Entries taken from a collection:
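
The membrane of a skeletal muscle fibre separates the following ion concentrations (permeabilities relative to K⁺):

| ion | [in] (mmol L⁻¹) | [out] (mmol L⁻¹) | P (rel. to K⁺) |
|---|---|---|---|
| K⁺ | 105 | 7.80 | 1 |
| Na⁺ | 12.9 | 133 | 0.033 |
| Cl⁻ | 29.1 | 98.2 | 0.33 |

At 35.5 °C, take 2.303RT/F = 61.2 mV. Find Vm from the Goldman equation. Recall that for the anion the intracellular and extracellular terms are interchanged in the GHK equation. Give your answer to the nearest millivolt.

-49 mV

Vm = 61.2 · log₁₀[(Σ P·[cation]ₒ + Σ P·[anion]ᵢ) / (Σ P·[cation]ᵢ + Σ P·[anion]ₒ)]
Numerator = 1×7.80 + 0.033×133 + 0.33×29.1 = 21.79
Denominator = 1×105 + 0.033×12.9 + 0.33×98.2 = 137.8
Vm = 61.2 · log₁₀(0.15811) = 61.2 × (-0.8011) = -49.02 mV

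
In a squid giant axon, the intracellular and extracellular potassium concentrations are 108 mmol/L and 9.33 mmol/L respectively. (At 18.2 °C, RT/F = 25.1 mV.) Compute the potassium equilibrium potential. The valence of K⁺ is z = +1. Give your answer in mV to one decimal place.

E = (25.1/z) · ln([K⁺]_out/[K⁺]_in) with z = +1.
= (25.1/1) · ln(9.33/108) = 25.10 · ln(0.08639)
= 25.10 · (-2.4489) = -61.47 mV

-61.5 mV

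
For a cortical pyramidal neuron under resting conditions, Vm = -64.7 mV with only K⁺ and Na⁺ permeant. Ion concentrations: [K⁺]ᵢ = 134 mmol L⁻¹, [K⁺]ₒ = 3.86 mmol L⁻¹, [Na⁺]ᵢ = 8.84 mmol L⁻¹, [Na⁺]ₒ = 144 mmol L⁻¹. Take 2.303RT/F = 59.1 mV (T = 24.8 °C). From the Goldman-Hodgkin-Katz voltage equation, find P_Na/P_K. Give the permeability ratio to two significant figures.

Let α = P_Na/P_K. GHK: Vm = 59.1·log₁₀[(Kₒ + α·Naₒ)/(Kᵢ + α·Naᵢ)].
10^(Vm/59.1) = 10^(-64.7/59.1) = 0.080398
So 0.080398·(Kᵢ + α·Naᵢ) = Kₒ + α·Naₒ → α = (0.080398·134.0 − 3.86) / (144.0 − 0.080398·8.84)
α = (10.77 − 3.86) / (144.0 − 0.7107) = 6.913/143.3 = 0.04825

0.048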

==

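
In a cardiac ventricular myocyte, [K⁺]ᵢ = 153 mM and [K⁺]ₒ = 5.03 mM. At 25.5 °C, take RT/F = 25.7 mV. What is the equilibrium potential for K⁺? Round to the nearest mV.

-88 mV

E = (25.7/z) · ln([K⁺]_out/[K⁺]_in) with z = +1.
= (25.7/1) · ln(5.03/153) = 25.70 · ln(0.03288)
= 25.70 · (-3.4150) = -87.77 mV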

# [Exercise prompt]
Output the lines above between the one holding "The membrane of" and the one holding "98.2 | 0.33 |", inclusive, with nothing before or after them.

# [Output of the exercise]
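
The membrane of a skeletal muscle fibre separates the following ion concentrations (permeabilities relative to K⁺):

| ion | [in] (mmol L⁻¹) | [out] (mmol L⁻¹) | P (rel. to K⁺) |
|---|---|---|---|
| K⁺ | 105 | 7.80 | 1 |
| Na⁺ | 12.9 | 133 | 0.033 |
| Cl⁻ | 29.1 | 98.2 | 0.33 |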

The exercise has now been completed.